:: PROBLEM TO WORK ON ::
For every line below, set down an identical copy.

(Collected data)
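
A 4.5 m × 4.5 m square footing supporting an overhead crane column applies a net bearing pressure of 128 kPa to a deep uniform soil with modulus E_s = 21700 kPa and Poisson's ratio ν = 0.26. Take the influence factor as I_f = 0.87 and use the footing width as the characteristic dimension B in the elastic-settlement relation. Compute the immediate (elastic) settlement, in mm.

Immediate (elastic) settlement: S_e = q·B·(1−ν²)/E_s · I_f.
S_e = 128 × 4.5 × (1 − 0.26²) / 21700 × 0.87
    = 128 × 4.5 × 0.9324 / 21700 × 0.87
    = 0.02153 m = 21.53 mm

S_e ≈ 21.5 mm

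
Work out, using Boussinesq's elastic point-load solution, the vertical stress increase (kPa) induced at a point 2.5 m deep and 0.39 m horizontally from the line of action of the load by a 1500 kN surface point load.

Δσ_z ≈ 108 kPa

Boussinesq vertical stress below a point load on an elastic half-space:
Δσ_z = 3P/(2πz²) · [1 + (r/z)²]^(−5/2)
r/z = 0.39/2.5 = 0.156; [1+(r/z)²]^(−5/2) = 0.94166.
Δσ_z = 3×1500/(2π×2.5²) × 0.94166 = 114.59 × 0.94166 = 107.9 kPa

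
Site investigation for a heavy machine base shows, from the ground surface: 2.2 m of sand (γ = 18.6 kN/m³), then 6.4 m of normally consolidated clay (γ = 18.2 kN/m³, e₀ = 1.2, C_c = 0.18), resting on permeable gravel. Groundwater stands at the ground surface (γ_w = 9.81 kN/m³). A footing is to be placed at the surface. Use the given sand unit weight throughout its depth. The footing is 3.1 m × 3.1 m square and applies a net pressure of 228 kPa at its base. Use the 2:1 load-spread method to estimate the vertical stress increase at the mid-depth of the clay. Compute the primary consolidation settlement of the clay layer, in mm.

Mid-depth of clay below the ground surface: z = 2.2 + 6.4/2 = 5.4 m.
Total vertical stress at mid-clay: σ_v = 18.6×2.2 + 18.2×3.2 = 99.16 kPa.
Pore pressure: u = 9.81×(5.4 − 0) = 52.974 kPa.
Initial effective stress: σ'_0 = σ_v − u = 99.16 − 52.974 = 46.186 kPa.
Stress increase at mid-clay by the 2:1 spreading method:
Δσ = qBL/((B+z)(L+z)) = 228×3.1×3.1/((3.1+5.4)(3.1+5.4)) = 30.326 kPa
Final effective stress: σ'_f = σ'_0 + Δσ = 46.186 + 30.326 = 76.512 kPa.
Normally consolidated clay, so the full stress increment lies on the virgin compression line:
S_c = C_c·H/(1+e₀)·log₁₀(σ'_f/σ'_0) = 0.18×6.4/(1+1.2)×log₁₀(76.512/46.186)
    = 0.52364 × 0.21922 = 0.1148 m

S_c ≈ 115 mm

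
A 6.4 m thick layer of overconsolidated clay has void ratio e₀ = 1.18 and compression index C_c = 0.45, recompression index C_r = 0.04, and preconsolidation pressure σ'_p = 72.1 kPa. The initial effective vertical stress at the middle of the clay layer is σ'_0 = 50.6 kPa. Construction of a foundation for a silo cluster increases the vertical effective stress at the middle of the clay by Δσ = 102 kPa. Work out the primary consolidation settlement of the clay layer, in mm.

S_c ≈ 448 mm

Final effective stress: σ'_f = 50.6 + 102 = 152.6 kPa.
σ'_f = 152.6 > σ'_p = 72.1 kPa, so the stress path crosses the preconsolidation pressure — recompression up to σ'_p, then virgin compression beyond:
S_c = H/(1+e₀)·[C_r·log₁₀(σ'_p/σ'_0) + C_c·log₁₀(σ'_f/σ'_p)]
    = 6.4/2.18 × [0.04×log₁₀(72.1/50.6) + 0.45×log₁₀(152.6/72.1)]
    = 2.9358 × [0.0061514 + 0.14653] = 0.4482 m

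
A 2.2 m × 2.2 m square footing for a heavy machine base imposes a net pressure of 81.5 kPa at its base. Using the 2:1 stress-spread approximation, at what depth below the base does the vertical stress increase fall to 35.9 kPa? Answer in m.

2:1 spreading — at depth z the loaded area has grown by z in each plan dimension:
qB²/(B+z)² = Δσ_z ⇒ z = B(√(q/Δσ_z) − 1) = 2.2×(√(81.5/35.9) − 1) = 1.115 m

z ≈ 1.11 m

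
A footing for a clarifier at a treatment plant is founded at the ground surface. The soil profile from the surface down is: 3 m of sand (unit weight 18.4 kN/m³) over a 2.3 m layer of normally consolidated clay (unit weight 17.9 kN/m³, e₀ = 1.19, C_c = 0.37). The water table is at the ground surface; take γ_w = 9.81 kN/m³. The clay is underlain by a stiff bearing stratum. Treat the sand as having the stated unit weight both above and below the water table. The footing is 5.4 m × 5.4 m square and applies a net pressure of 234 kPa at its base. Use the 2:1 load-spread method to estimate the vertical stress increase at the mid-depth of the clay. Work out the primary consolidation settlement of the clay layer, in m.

S_c ≈ 0.193 m

Mid-depth of clay below the ground surface: z = 3 + 2.3/2 = 4.15 m.
Total vertical stress at mid-clay: σ_v = 18.4×3 + 17.9×1.15 = 75.785 kPa.
Pore pressure: u = 9.81×(4.15 − 0) = 40.712 kPa.
Initial effective stress: σ'_0 = σ_v − u = 75.785 − 40.712 = 35.073 kPa.
Stress increase at mid-clay by the 2:1 spreading method:
Δσ = qBL/((B+z)(L+z)) = 234×5.4×5.4/((5.4+4.15)(5.4+4.15)) = 74.816 kPa
Final effective stress: σ'_f = σ'_0 + Δσ = 35.073 + 74.816 = 109.89 kPa.
Normally consolidated clay, so the full stress increment lies on the virgin compression line:
S_c = C_c·H/(1+e₀)·log₁₀(σ'_f/σ'_0) = 0.37×2.3/(1+1.19)×log₁₀(109.89/35.073)
    = 0.38858 × 0.49599 = 0.1927 m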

:: RESPONSE ::
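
A 4.5 m × 4.5 m square footing supporting an overhead crane column applies a net bearing pressure of 128 kPa to a deep uniform soil with modulus E_s = 21700 kPa and Poisson's ratio ν = 0.26. Take the influence factor as I_f = 0.87 and use the footing width as the characteristic dimension B in the elastic-settlement relation. Compute the immediate (elastic) settlement, in mm.

Immediate (elastic) settlement: S_e = q·B·(1−ν²)/E_s · I_f.
S_e = 128 × 4.5 × (1 − 0.26²) / 21700 × 0.87
    = 128 × 4.5 × 0.9324 / 21700 × 0.87
    = 0.02153 m = 21.53 mm

S_e ≈ 21.5 mm

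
Work out, using Boussinesq's elastic point-load solution, the vertical stress increase (kPa) induced at a point 2.5 m deep and 0.39 m horizontally from the line of action of the load by a 1500 kN surface point load.

Δσ_z ≈ 108 kPa

Boussinesq vertical stress below a point load on an elastic half-space:
Δσ_z = 3P/(2πz²) · [1 + (r/z)²]^(−5/2)
r/z = 0.39/2.5 = 0.156; [1+(r/z)²]^(−5/2) = 0.94166.
Δσ_z = 3×1500/(2π×2.5²) × 0.94166 = 114.59 × 0.94166 = 107.9 kPa

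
Site investigation for a heavy machine base shows, from the ground surface: 2.2 m of sand (γ = 18.6 kN/m³), then 6.4 m of normally consolidated clay (γ = 18.2 kN/m³, e₀ = 1.2, C_c = 0.18), resting on permeable gravel. Groundwater stands at the ground surface (γ_w = 9.81 kN/m³). A footing is to be placed at the surface. Use the given sand unit weight throughout its depth. The footing is 3.1 m × 3.1 m square and applies a net pressure of 228 kPa at its base. Use the 2:1 load-spread method to estimate the vertical stress increase at the mid-depth of the clay. Compute the primary consolidation settlement of the clay layer, in mm.

Mid-depth of clay below the ground surface: z = 2.2 + 6.4/2 = 5.4 m.
Total vertical stress at mid-clay: σ_v = 18.6×2.2 + 18.2×3.2 = 99.16 kPa.
Pore pressure: u = 9.81×(5.4 − 0) = 52.974 kPa.
Initial effective stress: σ'_0 = σ_v − u = 99.16 − 52.974 = 46.186 kPa.
Stress increase at mid-clay by the 2:1 spreading method:
Δσ = qBL/((B+z)(L+z)) = 228×3.1×3.1/((3.1+5.4)(3.1+5.4)) = 30.326 kPa
Final effective stress: σ'_f = σ'_0 + Δσ = 46.186 + 30.326 = 76.512 kPa.
Normally consolidated clay, so the full stress increment lies on the virgin compression line:
S_c = C_c·H/(1+e₀)·log₁₀(σ'_f/σ'_0) = 0.18×6.4/(1+1.2)×log₁₀(76.512/46.186)
    = 0.52364 × 0.21922 = 0.1148 m

S_c ≈ 115 mm

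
A 6.4 m thick layer of overconsolidated clay has void ratio e₀ = 1.18 and compression index C_c = 0.45, recompression index C_r = 0.04, and preconsolidation pressure σ'_p = 72.1 kPa. The initial effective vertical stress at the middle of the clay layer is σ'_0 = 50.6 kPa. Construction of a foundation for a silo cluster increases the vertical effective stress at the middle of the clay by Δσ = 102 kPa. Work out the primary consolidation settlement of the clay layer, in mm.

S_c ≈ 448 mm

Final effective stress: σ'_f = 50.6 + 102 = 152.6 kPa.
σ'_f = 152.6 > σ'_p = 72.1 kPa, so the stress path crosses the preconsolidation pressure — recompression up to σ'_p, then virgin compression beyond:
S_c = H/(1+e₀)·[C_r·log₁₀(σ'_p/σ'_0) + C_c·log₁₀(σ'_f/σ'_p)]
    = 6.4/2.18 × [0.04×log₁₀(72.1/50.6) + 0.45×log₁₀(152.6/72.1)]
    = 2.9358 × [0.0061514 + 0.14653] = 0.4482 m

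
A 2.2 m × 2.2 m square footing for a heavy machine base imposes a net pressure of 81.5 kPa at its base. Using the 2:1 stress-spread approximation, at what depth below the base does the vertical stress increase fall to 35.9 kPa? Answer in m.

2:1 spreading — at depth z the loaded area has grown by z in each plan dimension:
qB²/(B+z)² = Δσ_z ⇒ z = B(√(q/Δσ_z) − 1) = 2.2×(√(81.5/35.9) − 1) = 1.115 m

z ≈ 1.11 m

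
A footing for a clarifier at a treatment plant is founded at the ground surface. The soil profile from the surface down is: 3 m of sand (unit weight 18.4 kN/m³) over a 2.3 m layer of normally consolidated clay (unit weight 17.9 kN/m³, e₀ = 1.19, C_c = 0.37). The water table is at the ground surface; take γ_w = 9.81 kN/m³. The clay is underlain by a stiff bearing stratum. Treat the sand as having the stated unit weight both above and below the water table. The footing is 5.4 m × 5.4 m square and applies a net pressure of 234 kPa at its base. Use the 2:1 load-spread method to estimate the vertical stress increase at the mid-depth of the clay. Work out the primary consolidation settlement of the clay layer, in m.

S_c ≈ 0.193 m

Mid-depth of clay below the ground surface: z = 3 + 2.3/2 = 4.15 m.
Total vertical stress at mid-clay: σ_v = 18.4×3 + 17.9×1.15 = 75.785 kPa.
Pore pressure: u = 9.81×(4.15 − 0) = 40.712 kPa.
Initial effective stress: σ'_0 = σ_v − u = 75.785 − 40.712 = 35.073 kPa.
Stress increase at mid-clay by the 2:1 spreading method:
Δσ = qBL/((B+z)(L+z)) = 234×5.4×5.4/((5.4+4.15)(5.4+4.15)) = 74.816 kPa
Final effective stress: σ'_f = σ'_0 + Δσ = 35.073 + 74.816 = 109.89 kPa.
Normally consolidated clay, so the full stress increment lies on the virgin compression line:
S_c = C_c·H/(1+e₀)·log₁₀(σ'_f/σ'_0) = 0.37×2.3/(1+1.19)×log₁₀(109.89/35.073)
    = 0.38858 × 0.49599 = 0.1927 m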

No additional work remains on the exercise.